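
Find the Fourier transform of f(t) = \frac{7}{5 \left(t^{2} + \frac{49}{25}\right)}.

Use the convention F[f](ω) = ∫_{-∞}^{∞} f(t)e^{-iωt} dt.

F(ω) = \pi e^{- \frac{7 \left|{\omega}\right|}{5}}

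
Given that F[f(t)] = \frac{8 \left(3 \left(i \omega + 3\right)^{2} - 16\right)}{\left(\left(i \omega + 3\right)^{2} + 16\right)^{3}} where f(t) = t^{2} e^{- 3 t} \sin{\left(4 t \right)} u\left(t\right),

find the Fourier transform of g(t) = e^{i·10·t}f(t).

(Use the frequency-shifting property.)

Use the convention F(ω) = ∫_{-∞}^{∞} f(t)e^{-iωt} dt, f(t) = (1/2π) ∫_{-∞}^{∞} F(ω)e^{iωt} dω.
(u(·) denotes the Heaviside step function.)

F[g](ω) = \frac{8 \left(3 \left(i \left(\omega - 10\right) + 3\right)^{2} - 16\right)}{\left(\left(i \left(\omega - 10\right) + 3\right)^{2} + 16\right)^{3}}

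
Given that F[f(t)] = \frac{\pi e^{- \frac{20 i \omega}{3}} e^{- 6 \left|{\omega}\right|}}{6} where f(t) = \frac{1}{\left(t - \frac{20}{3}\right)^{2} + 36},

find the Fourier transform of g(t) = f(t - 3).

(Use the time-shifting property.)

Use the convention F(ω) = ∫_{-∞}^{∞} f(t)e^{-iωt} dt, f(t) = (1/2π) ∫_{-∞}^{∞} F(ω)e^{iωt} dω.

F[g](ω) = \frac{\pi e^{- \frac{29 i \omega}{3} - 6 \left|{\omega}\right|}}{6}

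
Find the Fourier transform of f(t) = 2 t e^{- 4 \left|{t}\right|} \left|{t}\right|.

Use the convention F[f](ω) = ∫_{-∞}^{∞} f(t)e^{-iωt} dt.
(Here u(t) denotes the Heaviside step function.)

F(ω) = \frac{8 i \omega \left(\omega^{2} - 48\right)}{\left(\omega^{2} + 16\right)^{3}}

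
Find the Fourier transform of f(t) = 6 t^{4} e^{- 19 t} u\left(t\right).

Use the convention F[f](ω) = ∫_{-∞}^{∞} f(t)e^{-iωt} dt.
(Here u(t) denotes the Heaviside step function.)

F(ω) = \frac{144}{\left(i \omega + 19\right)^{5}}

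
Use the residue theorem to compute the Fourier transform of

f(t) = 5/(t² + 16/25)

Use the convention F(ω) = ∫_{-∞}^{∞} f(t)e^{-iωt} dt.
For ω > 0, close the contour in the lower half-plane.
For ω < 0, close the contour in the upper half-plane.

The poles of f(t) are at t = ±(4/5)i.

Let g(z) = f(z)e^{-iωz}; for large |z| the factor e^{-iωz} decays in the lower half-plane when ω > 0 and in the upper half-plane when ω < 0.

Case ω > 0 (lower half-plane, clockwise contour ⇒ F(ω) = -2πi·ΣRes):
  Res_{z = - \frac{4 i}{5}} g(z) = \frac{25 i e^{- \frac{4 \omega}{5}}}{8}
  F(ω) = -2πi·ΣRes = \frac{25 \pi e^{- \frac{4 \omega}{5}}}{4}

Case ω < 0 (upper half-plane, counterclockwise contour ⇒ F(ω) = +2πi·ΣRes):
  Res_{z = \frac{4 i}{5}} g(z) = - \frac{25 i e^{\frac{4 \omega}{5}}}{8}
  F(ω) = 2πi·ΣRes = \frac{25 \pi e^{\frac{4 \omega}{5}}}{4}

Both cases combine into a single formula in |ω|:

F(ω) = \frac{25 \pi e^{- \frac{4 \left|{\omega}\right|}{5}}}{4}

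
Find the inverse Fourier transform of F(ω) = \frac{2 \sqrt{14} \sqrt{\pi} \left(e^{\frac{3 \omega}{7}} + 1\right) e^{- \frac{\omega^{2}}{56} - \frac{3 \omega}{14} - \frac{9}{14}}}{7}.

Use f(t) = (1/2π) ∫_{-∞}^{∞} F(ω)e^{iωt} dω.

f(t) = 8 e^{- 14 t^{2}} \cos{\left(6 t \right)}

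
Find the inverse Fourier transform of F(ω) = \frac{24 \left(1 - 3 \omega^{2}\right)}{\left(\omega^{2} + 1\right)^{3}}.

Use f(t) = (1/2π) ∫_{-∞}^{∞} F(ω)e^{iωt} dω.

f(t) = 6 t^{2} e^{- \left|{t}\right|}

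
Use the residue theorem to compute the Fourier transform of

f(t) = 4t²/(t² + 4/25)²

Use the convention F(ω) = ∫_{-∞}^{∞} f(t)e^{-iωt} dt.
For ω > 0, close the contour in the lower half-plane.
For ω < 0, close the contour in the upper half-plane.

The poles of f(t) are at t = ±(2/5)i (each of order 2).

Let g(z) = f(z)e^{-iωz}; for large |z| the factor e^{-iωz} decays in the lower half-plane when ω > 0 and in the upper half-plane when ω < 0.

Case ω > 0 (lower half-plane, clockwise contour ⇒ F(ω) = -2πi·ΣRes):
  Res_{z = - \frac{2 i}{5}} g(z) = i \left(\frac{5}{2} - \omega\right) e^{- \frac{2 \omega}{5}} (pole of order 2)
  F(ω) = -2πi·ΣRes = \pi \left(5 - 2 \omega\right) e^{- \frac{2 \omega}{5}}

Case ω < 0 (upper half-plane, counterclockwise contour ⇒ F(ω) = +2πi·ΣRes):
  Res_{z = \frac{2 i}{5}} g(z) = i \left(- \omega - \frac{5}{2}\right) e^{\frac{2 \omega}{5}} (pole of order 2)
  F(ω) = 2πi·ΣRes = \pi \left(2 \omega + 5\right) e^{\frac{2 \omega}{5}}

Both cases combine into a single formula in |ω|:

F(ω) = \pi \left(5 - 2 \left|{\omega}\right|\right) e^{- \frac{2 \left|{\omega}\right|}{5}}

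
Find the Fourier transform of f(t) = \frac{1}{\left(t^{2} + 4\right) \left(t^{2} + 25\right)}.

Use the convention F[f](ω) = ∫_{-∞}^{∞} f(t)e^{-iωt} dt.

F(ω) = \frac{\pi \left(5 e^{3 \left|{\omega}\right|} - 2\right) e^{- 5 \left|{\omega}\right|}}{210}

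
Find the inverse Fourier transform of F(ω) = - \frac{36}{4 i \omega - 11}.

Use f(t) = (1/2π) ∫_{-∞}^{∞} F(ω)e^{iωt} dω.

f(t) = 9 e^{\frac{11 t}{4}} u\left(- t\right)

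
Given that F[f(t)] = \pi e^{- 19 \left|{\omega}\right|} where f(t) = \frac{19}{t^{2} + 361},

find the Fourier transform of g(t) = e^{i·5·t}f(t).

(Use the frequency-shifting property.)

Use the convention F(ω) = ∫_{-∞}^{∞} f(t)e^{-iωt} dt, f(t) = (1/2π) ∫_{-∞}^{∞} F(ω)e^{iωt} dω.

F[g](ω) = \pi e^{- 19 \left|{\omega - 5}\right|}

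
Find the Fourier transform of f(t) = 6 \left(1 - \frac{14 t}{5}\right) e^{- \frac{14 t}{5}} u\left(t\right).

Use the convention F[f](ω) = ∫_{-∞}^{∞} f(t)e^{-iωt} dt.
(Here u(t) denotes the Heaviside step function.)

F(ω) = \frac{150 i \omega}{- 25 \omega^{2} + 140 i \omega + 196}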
......
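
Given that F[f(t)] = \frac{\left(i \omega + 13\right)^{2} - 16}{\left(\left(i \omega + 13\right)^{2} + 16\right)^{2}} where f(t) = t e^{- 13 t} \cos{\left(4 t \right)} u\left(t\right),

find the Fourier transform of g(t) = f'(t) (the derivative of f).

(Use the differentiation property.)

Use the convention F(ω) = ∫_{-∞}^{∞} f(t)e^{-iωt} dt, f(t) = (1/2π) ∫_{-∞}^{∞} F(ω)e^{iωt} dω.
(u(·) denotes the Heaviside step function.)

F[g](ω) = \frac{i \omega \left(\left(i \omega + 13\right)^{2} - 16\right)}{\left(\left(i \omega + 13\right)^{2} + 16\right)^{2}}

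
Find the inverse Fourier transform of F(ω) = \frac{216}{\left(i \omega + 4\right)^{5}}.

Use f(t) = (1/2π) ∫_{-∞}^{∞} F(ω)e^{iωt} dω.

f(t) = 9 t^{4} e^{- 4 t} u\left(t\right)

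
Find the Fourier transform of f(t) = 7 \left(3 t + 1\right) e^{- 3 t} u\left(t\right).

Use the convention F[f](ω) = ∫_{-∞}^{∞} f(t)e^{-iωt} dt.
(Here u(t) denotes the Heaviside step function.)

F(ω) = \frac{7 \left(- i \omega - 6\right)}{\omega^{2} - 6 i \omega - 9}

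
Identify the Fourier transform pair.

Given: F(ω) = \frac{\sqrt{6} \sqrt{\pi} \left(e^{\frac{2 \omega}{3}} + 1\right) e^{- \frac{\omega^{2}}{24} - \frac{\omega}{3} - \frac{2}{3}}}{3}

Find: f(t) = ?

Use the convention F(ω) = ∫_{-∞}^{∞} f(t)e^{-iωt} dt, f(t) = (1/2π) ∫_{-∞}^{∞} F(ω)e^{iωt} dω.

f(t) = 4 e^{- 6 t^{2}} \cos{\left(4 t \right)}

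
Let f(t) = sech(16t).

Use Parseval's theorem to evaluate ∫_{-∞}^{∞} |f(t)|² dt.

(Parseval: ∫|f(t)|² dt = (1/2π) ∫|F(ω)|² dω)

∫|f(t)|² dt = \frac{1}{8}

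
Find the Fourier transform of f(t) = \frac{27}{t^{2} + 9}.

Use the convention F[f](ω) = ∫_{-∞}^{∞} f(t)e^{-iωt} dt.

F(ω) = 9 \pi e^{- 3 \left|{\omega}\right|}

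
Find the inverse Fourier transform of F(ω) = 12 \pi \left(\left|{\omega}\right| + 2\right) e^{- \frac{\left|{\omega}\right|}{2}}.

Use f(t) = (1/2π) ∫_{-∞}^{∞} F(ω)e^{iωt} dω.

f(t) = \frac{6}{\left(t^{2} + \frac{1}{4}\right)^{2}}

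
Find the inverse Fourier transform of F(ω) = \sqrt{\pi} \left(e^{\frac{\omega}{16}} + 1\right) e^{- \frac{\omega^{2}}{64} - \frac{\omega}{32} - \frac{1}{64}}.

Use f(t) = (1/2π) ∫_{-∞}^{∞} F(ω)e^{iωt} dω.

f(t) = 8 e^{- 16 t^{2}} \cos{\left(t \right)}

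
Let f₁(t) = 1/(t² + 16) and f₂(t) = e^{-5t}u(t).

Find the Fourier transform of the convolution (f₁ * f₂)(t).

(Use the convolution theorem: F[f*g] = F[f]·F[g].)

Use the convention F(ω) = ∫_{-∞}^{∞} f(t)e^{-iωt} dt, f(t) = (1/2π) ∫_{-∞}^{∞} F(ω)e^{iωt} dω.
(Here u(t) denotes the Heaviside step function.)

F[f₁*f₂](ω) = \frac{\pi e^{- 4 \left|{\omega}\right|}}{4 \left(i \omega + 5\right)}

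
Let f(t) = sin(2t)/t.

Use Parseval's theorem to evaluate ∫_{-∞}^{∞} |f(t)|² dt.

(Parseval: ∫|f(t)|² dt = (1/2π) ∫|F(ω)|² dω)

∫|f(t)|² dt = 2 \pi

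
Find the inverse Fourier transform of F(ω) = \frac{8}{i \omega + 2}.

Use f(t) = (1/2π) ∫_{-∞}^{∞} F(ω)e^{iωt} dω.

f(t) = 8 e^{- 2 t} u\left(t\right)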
......
■ **Task directions**: Pull every line containing the word "that" out of the listing.

■ **Completed task**:
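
Given that F[f(t)] = \frac{8 \left(3 \left(i \omega + 3\right)^{2} - 16\right)}{\left(\left(i \omega + 3\right)^{2} + 16\right)^{3}} where f(t) = t^{2} e^{- 3 t} \sin{\left(4 t \right)} u\left(t\right),
Given that F[f(t)] = \frac{\pi e^{- \frac{20 i \omega}{3}} e^{- 6 \left|{\omega}\right|}}{6} where f(t) = \frac{1}{\left(t - \frac{20}{3}\right)^{2} + 36},
Given that F[f(t)] = \pi e^{- 19 \left|{\omega}\right|} where f(t) = \frac{19}{t^{2} + 361},
Given that F[f(t)] = \frac{\left(i \omega + 13\right)^{2} - 16}{\left(\left(i \omega + 13\right)^{2} + 16\right)^{2}} where f(t) = t e^{- 13 t} \cos{\left(4 t \right)} u\left(t\right),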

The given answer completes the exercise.